- **What the exercise asks**: Would you please transcribe, exactly as written, the lines of the entries below starting at the one that holds "all connected components." and ending at the one that holds "Define an equivalence", both included?

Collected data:
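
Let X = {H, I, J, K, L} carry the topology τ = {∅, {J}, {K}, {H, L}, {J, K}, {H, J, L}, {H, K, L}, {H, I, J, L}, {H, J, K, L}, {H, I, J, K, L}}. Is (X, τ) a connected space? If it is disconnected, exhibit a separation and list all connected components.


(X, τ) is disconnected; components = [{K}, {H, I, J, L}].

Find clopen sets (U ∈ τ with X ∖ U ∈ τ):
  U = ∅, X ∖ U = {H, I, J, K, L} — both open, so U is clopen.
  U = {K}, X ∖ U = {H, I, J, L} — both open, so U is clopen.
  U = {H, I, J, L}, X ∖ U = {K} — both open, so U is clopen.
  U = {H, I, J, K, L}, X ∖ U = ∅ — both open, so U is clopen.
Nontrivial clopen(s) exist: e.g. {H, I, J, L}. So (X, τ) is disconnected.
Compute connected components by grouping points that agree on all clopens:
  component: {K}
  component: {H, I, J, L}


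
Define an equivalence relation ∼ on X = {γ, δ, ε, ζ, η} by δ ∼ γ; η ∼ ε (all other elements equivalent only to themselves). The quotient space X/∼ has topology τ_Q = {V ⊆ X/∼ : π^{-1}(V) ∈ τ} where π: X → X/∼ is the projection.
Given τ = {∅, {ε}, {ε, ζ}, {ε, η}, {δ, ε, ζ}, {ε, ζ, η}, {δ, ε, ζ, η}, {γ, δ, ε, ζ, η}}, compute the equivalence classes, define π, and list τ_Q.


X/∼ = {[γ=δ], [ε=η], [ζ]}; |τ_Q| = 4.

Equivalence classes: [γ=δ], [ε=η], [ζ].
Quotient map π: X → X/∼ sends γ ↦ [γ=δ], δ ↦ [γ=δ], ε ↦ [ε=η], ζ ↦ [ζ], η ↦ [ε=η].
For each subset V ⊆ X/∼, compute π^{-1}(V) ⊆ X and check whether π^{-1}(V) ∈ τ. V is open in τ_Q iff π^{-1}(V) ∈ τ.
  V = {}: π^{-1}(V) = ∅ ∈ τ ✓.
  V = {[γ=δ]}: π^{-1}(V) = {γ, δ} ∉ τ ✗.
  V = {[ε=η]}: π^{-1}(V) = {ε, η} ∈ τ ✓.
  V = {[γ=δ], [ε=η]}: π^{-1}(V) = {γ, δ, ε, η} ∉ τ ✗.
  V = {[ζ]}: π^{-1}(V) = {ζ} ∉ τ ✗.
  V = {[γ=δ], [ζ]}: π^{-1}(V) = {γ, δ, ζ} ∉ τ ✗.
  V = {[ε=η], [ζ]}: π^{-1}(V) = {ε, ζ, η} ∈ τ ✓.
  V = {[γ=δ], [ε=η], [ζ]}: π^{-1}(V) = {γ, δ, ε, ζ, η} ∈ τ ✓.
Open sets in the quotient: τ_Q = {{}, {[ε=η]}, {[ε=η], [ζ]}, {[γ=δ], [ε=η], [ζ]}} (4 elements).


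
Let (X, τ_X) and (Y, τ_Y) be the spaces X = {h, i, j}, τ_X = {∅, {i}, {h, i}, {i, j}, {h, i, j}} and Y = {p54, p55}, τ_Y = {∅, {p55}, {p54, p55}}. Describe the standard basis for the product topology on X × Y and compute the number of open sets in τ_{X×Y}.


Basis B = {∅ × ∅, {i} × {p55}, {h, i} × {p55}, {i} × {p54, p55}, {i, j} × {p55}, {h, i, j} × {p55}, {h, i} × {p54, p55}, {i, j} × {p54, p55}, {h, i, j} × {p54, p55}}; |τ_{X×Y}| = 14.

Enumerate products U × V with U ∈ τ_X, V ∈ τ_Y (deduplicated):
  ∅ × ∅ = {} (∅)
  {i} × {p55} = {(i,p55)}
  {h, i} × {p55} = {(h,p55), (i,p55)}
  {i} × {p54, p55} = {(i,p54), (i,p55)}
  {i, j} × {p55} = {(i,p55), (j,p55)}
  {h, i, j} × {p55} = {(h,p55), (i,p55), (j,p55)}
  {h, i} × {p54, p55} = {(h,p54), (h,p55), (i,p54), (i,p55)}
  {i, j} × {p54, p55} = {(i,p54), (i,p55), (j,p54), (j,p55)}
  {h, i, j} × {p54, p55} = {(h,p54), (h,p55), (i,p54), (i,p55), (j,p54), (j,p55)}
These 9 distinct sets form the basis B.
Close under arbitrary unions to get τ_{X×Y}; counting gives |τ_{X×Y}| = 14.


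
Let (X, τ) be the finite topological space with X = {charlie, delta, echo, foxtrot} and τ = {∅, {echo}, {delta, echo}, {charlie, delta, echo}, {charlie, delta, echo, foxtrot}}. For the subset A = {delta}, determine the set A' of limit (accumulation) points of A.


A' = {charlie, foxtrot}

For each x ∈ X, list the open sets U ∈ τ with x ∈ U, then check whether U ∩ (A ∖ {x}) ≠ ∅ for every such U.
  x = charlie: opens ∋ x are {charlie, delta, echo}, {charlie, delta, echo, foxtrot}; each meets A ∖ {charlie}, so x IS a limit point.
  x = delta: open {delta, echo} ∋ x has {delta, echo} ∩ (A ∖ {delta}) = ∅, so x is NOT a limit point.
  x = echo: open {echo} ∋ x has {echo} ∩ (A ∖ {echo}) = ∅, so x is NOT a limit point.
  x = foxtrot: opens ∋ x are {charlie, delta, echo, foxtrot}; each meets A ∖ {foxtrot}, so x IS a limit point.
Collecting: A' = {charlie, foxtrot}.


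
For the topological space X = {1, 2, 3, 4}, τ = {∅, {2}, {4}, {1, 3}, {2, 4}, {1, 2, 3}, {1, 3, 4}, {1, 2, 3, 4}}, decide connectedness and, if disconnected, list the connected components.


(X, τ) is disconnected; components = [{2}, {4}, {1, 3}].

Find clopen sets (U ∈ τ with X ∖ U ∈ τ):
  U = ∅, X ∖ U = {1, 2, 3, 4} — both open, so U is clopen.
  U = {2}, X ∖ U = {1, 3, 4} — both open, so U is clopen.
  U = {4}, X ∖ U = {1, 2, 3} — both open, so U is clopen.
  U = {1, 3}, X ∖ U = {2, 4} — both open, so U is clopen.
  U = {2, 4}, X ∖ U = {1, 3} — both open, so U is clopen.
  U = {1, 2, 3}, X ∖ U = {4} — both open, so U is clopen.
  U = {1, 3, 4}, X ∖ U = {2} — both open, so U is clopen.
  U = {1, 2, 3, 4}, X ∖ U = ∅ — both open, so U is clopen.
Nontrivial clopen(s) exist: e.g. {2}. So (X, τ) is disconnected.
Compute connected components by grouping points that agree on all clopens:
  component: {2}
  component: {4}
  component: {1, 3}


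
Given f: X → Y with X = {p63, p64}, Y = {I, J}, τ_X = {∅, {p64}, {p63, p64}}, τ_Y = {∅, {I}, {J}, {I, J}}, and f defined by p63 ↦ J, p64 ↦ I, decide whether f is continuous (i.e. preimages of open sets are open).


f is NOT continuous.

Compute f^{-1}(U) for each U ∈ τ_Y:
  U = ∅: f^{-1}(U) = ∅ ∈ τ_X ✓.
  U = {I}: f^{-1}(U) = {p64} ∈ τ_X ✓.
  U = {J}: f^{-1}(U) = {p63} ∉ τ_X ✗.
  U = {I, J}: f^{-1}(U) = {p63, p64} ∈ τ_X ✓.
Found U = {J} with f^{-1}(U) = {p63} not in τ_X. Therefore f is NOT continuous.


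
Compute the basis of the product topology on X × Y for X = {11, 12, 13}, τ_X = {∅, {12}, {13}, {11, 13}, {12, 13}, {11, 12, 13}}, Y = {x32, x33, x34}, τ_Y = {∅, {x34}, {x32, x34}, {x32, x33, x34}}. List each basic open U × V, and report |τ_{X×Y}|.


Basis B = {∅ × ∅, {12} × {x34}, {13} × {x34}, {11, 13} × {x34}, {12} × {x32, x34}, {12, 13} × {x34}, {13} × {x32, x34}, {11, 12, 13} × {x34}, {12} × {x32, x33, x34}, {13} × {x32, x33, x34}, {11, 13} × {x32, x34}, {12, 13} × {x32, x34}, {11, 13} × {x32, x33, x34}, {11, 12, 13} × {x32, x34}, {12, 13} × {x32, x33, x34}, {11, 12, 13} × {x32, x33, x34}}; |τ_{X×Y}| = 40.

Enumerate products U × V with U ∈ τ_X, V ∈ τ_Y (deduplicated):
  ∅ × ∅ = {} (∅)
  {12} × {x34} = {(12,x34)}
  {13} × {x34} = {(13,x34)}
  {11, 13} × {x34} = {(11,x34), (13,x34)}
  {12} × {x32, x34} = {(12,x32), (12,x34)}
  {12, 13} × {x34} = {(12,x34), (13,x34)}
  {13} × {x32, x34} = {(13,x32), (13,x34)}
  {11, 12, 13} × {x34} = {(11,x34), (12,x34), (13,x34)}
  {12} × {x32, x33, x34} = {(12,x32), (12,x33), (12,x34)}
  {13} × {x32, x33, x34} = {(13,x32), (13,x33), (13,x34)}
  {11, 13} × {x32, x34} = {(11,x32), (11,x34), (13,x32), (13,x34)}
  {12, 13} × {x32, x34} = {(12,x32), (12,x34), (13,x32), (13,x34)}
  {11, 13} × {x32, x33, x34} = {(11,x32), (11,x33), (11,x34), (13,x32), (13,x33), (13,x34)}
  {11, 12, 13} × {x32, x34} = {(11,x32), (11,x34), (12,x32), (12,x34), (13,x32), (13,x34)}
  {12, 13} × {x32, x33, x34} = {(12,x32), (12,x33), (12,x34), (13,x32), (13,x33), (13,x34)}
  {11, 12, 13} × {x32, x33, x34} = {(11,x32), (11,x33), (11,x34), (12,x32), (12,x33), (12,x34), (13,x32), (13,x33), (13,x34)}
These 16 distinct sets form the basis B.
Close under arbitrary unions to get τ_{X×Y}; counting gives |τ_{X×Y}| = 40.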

...

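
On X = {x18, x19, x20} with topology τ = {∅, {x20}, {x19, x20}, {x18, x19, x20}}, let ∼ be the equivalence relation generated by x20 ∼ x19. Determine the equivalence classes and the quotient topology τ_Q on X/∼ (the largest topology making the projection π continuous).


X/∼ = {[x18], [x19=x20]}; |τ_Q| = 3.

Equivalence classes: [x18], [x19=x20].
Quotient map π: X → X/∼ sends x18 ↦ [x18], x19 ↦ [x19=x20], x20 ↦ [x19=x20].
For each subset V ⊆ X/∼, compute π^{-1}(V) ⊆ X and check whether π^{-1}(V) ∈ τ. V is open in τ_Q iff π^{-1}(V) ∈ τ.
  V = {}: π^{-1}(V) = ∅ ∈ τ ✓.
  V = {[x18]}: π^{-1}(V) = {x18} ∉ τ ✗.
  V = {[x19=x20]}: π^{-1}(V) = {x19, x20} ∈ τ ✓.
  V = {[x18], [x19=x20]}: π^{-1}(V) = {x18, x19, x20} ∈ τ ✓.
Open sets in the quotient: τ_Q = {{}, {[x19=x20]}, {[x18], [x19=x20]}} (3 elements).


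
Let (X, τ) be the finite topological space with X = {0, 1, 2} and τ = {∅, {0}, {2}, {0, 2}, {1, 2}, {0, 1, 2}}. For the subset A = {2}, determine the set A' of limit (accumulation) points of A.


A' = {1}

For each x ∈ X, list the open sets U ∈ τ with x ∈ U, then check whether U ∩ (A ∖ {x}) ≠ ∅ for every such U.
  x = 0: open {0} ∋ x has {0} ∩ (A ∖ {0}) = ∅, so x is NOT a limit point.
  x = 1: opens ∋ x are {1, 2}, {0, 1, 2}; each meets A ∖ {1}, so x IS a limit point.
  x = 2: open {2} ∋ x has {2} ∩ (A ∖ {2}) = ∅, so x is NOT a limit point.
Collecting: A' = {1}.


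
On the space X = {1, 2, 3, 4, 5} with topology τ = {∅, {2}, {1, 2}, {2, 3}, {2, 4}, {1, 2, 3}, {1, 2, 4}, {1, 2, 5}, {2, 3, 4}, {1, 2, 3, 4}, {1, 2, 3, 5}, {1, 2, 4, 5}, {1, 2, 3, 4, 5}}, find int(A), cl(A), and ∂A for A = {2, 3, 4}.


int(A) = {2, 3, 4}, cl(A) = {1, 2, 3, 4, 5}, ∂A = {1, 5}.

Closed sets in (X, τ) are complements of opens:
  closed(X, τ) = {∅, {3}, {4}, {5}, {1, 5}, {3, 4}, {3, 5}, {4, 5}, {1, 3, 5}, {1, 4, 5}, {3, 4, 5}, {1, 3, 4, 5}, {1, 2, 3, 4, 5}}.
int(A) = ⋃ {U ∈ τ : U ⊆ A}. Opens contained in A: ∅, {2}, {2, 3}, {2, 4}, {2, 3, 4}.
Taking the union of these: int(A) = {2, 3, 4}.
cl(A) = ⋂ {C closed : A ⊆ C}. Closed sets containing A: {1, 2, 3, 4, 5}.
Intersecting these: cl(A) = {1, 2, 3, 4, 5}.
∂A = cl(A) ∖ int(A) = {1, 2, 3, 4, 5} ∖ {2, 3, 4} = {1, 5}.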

- **Exercise response**:
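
Let X = {H, I, J, K, L} carry the topology τ = {∅, {J}, {K}, {H, L}, {J, K}, {H, J, L}, {H, K, L}, {H, I, J, L}, {H, J, K, L}, {H, I, J, K, L}}. Is (X, τ) a connected space? If it is disconnected, exhibit a separation and list all connected components.


(X, τ) is disconnected; components = [{K}, {H, I, J, L}].

Find clopen sets (U ∈ τ with X ∖ U ∈ τ):
  U = ∅, X ∖ U = {H, I, J, K, L} — both open, so U is clopen.
  U = {K}, X ∖ U = {H, I, J, L} — both open, so U is clopen.
  U = {H, I, J, L}, X ∖ U = {K} — both open, so U is clopen.
  U = {H, I, J, K, L}, X ∖ U = ∅ — both open, so U is clopen.
Nontrivial clopen(s) exist: e.g. {H, I, J, L}. So (X, τ) is disconnected.
Compute connected components by grouping points that agree on all clopens:
  component: {K}
  component: {H, I, J, L}


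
Define an equivalence relation ∼ on X = {γ, δ, ε, ζ, η} by δ ∼ γ; η ∼ ε (all other elements equivalent only to themselves). The quotient space X/∼ has topology τ_Q = {V ⊆ X/∼ : π^{-1}(V) ∈ τ} where π: X → X/∼ is the projection.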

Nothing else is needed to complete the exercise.